<<<<

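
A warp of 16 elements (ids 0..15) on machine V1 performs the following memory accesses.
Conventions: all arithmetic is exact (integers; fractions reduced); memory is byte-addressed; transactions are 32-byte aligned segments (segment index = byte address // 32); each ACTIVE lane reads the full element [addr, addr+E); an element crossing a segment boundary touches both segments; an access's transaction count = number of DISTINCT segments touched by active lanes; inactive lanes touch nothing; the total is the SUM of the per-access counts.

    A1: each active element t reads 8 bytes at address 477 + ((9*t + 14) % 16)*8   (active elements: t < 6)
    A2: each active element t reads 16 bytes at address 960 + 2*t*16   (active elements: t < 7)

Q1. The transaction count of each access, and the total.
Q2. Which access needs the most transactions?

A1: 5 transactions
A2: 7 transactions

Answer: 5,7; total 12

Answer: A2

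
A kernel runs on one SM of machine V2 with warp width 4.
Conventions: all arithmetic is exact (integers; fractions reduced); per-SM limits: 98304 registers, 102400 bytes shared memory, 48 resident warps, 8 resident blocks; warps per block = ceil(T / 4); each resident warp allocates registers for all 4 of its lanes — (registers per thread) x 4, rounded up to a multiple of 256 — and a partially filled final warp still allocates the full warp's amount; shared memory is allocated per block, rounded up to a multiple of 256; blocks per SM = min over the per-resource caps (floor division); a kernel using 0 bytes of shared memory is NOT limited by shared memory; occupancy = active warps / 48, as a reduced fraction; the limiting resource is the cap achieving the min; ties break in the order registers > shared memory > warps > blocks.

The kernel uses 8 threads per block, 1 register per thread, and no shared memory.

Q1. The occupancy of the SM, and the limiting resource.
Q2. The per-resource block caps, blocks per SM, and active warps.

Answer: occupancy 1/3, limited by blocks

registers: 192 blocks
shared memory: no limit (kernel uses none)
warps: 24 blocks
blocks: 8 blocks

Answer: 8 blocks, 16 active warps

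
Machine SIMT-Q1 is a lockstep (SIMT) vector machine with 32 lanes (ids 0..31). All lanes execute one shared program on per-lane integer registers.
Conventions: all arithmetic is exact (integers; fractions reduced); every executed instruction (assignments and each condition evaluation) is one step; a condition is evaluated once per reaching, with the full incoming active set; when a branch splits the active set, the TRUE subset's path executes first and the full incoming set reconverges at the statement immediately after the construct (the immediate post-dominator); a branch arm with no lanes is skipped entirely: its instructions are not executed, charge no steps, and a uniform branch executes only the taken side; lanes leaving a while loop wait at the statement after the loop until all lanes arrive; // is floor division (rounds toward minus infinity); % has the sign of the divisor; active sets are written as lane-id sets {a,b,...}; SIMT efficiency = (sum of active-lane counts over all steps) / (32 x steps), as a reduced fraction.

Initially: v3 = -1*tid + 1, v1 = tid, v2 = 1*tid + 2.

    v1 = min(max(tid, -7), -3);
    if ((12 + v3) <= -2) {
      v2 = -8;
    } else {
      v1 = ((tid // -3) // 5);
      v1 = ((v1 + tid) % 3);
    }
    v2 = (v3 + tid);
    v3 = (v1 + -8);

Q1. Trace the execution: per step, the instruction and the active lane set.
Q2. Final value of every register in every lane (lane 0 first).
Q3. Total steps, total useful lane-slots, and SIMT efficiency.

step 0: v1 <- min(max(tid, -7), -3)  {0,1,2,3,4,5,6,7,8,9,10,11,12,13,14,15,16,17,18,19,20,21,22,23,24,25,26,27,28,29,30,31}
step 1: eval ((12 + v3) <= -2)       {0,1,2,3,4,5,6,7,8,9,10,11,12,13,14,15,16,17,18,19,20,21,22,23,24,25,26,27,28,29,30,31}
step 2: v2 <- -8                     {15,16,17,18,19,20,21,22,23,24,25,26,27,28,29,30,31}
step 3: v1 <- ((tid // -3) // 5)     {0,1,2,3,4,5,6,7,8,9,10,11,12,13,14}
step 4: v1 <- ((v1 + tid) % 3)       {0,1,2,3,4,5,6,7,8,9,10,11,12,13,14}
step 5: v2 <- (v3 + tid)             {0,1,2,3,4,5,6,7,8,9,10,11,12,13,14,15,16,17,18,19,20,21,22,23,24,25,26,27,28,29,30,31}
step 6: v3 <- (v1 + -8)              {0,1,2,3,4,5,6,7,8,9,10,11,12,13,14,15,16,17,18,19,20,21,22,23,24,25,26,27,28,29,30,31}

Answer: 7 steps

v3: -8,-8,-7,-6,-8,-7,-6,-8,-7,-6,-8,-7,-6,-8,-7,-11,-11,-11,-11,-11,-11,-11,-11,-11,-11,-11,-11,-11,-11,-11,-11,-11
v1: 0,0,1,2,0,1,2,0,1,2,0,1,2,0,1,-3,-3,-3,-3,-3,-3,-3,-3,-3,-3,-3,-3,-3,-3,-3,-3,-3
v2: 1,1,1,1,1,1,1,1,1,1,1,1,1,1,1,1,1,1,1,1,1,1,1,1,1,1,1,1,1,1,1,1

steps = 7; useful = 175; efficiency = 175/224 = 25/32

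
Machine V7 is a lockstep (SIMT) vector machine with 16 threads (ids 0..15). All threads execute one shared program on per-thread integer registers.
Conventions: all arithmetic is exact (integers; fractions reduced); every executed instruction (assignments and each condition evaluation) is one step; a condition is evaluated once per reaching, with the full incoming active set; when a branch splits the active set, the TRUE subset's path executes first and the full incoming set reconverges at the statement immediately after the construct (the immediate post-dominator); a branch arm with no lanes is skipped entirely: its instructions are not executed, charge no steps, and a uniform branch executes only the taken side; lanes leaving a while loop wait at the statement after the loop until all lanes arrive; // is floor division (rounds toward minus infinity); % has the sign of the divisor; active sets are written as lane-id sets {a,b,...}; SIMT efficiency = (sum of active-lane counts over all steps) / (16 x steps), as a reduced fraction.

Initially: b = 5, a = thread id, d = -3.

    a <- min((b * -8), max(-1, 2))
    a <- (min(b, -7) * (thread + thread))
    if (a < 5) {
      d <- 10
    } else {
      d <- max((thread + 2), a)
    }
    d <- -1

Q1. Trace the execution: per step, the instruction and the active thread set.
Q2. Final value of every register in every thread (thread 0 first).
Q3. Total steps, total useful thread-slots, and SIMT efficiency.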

>>>>
<<<<

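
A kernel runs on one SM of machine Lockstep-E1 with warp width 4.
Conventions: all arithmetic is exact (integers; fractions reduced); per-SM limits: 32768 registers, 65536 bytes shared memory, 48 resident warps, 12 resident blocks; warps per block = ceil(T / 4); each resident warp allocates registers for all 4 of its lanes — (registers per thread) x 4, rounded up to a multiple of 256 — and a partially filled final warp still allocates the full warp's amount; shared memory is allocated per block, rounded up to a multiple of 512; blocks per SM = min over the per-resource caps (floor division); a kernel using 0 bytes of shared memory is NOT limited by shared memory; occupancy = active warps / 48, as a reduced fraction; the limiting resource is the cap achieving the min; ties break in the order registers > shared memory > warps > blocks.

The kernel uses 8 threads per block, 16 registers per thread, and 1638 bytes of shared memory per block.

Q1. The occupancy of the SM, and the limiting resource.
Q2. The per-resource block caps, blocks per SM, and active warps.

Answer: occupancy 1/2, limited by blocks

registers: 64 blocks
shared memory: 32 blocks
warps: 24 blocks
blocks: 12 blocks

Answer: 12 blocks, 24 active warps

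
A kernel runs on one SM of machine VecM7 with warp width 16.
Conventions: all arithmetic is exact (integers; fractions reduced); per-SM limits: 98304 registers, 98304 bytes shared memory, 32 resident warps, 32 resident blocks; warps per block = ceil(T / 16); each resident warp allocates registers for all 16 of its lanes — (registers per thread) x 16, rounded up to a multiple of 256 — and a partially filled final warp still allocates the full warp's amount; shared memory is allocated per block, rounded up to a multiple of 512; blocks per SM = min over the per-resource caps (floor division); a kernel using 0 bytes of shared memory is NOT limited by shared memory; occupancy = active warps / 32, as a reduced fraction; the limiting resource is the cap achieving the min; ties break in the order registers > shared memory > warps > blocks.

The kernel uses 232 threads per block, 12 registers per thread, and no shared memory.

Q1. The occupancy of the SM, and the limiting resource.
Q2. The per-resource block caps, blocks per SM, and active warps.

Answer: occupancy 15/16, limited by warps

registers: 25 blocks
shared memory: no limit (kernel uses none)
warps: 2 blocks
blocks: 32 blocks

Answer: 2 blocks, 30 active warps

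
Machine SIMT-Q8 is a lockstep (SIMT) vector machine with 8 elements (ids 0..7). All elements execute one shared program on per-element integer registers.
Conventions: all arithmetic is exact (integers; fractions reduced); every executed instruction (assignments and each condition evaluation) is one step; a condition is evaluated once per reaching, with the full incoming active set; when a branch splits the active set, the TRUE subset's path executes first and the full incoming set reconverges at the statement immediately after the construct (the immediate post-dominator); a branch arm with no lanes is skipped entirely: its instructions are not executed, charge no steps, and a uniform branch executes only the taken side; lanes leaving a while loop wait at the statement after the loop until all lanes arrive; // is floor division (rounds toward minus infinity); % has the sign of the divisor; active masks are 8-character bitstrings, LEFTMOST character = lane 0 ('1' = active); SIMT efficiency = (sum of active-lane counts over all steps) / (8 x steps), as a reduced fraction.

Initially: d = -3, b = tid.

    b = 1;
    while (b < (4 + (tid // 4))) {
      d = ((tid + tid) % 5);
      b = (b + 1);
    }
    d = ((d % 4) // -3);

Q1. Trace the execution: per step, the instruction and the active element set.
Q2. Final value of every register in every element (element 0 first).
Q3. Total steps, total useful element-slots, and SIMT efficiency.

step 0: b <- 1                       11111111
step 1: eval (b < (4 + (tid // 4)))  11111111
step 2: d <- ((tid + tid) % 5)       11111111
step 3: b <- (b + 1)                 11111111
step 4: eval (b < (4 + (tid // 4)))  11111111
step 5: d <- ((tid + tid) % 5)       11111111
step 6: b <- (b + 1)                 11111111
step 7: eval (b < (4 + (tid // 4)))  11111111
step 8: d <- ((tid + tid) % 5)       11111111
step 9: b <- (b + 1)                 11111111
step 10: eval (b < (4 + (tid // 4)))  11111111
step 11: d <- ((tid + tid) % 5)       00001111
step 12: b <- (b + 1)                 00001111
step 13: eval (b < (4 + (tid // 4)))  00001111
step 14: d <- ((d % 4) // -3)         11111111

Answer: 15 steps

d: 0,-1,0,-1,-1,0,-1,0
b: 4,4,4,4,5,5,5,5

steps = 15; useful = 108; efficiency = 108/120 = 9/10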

>>>>

WORK INSTRUCTIONS: Whenever a line above contains "Initially", copy that line.

RESULT OF THE EXERCISE:
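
Initially: v3 = -1*tid + 1, v1 = tid, v2 = 1*tid + 2.
Initially: b = 5, a = thread id, d = -3.
Initially: d = -3, b = tid.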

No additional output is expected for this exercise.